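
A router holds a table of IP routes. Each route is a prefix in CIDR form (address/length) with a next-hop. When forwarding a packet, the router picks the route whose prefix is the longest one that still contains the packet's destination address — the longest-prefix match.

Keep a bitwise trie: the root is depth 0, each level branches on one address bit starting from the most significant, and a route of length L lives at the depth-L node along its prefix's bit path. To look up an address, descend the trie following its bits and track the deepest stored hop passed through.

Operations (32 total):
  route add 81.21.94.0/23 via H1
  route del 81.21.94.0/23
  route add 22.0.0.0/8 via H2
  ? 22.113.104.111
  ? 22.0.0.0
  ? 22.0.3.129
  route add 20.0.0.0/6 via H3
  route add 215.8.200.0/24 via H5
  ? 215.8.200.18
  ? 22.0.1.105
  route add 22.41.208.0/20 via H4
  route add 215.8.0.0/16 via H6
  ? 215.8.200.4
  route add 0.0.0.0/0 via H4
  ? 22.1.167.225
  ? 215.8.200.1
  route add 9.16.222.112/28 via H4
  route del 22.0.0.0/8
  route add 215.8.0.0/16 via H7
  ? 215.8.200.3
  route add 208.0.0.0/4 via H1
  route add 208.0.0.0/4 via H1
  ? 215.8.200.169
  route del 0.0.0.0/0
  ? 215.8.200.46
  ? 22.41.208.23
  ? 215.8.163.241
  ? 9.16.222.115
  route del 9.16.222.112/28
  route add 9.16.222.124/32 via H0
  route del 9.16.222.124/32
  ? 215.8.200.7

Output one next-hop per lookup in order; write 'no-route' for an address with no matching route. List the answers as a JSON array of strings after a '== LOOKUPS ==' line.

Process each operation:
  add 81.21.94.0/23 -> H1 at depth 23
  - 81.21.94.0/23 clear@23
  add 22.0.0.0/8 -> H2 at depth 8
  ? 22.113.104.111  path d0:-→d1:-→d2:-→d3:-→d4:-→d5:-→d6:-→d7:-→d8:H2  best=H2
  ? 22.0.0.0  path d0:-→d1:-→d2:-→d3:-→d4:-→d5:-→d6:-→d7:-→d8:H2  best=H2
  ? 22.0.3.129  path d0:-→d1:-→d2:-→d3:-→d4:-→d5:-→d6:-→d7:-→d8:H2  best=H2
  add 20.0.0.0/6 -> H3 at depth 6
  add 215.8.200.0/24 -> H5 at depth 24
  ? 215.8.200.18  path d0:-→d1:-→d2:-→d3:-→d4:-→d5:-→d6:-→d7:-→d8:-→d9:-→d10:-→d11:-→d12:-→d13:-→d14:-→d15:-→d16:-→d17:-→d18:-→d19:-→d20:-→d21:-→d22:-→d23:-→d24:H5  best=H5
  ? 22.0.1.105  path d0:-→d1:-→d2:-→d3:-→d4:-→d5:-→d6:H3→d7:-→d8:H2  best=H2
  add 22.41.208.0/20 -> H4 at depth 20
  add 215.8.0.0/16 -> H6 at depth 16
  ? 215.8.200.4  path d0:-→d1:-→d2:-→d3:-→d4:-→d5:-→d6:-→d7:-→d8:-→d9:-→d10:-→d11:-→d12:-→d13:-→d14:-→d15:-→d16:H6→d17:-→d18:-→d19:-→d20:-→d21:-→d22:-→d23:-→d24:H5  best=H5
  add 0.0.0.0/0 -> H4 at depth 0
  ? 22.1.167.225  path d0:H4→d1:-→d2:-→d3:-→d4:-→d5:-→d6:H3→d7:-→d8:H2→d9:-→d10:-  best=H2
  ? 215.8.200.1  path d0:H4→d1:-→d2:-→d3:-→d4:-→d5:-→d6:-→d7:-→d8:-→d9:-→d10:-→d11:-→d12:-→d13:-→d14:-→d15:-→d16:H6→d17:-→d18:-→d19:-→d20:-→d21:-→d22:-→d23:-→d24:H5  best=H5
  add 9.16.222.112/28 -> H4 at depth 28
  - 22.0.0.0/8 clear@8
  add 215.8.0.0/16 -> H7 at depth 16
  ? 215.8.200.3  path d0:H4→d1:-→d2:-→d3:-→d4:-→d5:-→d6:-→d7:-→d8:-→d9:-→d10:-→d11:-→d12:-→d13:-→d14:-→d15:-→d16:H7→d17:-→d18:-→d19:-→d20:-→d21:-→d22:-→d23:-→d24:H5  best=H5
  add 208.0.0.0/4 -> H1 at depth 4
  add 208.0.0.0/4 -> H1 at depth 4
  ? 215.8.200.169  path d0:H4→d1:-→d2:-→d3:-→d4:H1→d5:-→d6:-→d7:-→d8:-→d9:-→d10:-→d11:-→d12:-→d13:-→d14:-→d15:-→d16:H7→d17:-→d18:-→d19:-→d20:-→d21:-→d22:-→d23:-→d24:H5  best=H5
  - 0.0.0.0/0 clear@0
  ? 215.8.200.46  path d0:-→d1:-→d2:-→d3:-→d4:H1→d5:-→d6:-→d7:-→d8:-→d9:-→d10:-→d11:-→d12:-→d13:-→d14:-→d15:-→d16:H7→d17:-→d18:-→d19:-→d20:-→d21:-→d22:-→d23:-→d24:H5  best=H5
  ? 22.41.208.23  path d0:-→d1:-→d2:-→d3:-→d4:-→d5:-→d6:H3→d7:-→d8:-→d9:-→d10:-→d11:-→d12:-→d13:-→d14:-→d15:-→d16:-→d17:-→d18:-→d19:-→d20:H4  best=H4
  ? 215.8.163.241  path d0:-→d1:-→d2:-→d3:-→d4:H1→d5:-→d6:-→d7:-→d8:-→d9:-→d10:-→d11:-→d12:-→d13:-→d14:-→d15:-→d16:H7→d17:-  best=H7
  ? 9.16.222.115  path d0:-→d1:-→d2:-→d3:-→d4:-→d5:-→d6:-→d7:-→d8:-→d9:-→d10:-→d11:-→d12:-→d13:-→d14:-→d15:-→d16:-→d17:-→d18:-→d19:-→d20:-→d21:-→d22:-→d23:-→d24:-→d25:-→d26:-→d27:-→d28:H4  best=H4
  - 9.16.222.112/28 clear@28
  add 9.16.222.124/32 -> H0 at depth 32
  - 9.16.222.124/32 clear@32
  ? 215.8.200.7  path d0:-→d1:-→d2:-→d3:-→d4:H1→d5:-→d6:-→d7:-→d8:-→d9:-→d10:-→d11:-→d12:-→d13:-→d14:-→d15:-→d16:H7→d17:-→d18:-→d19:-→d20:-→d21:-→d22:-→d23:-→d24:H5  best=H5

== LOOKUPS ==
["H2","H2","H2","H5","H2","H5","H2","H5","H5","H5","H5","H4","H7","H4","H5"]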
------------------------
# WHAT NEEDS TO BE DONE
Read the listing. Report every line that includes the word "prefix".

# TASK OUTPUT
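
A router holds a table of IP routes. Each route is a prefix in CIDR form (address/length) with a next-hop. When forwarding a packet, the router picks the route whose prefix is the longest one that still contains the packet's destination address — the longest-prefix match.
Keep a bitwise trie: the root is depth 0, each level branches on one address bit starting from the most significant, and a route of length L lives at the depth-L node along its prefix's bit path. To look up an address, descend the trie following its bits and track the deepest stored hop passed through.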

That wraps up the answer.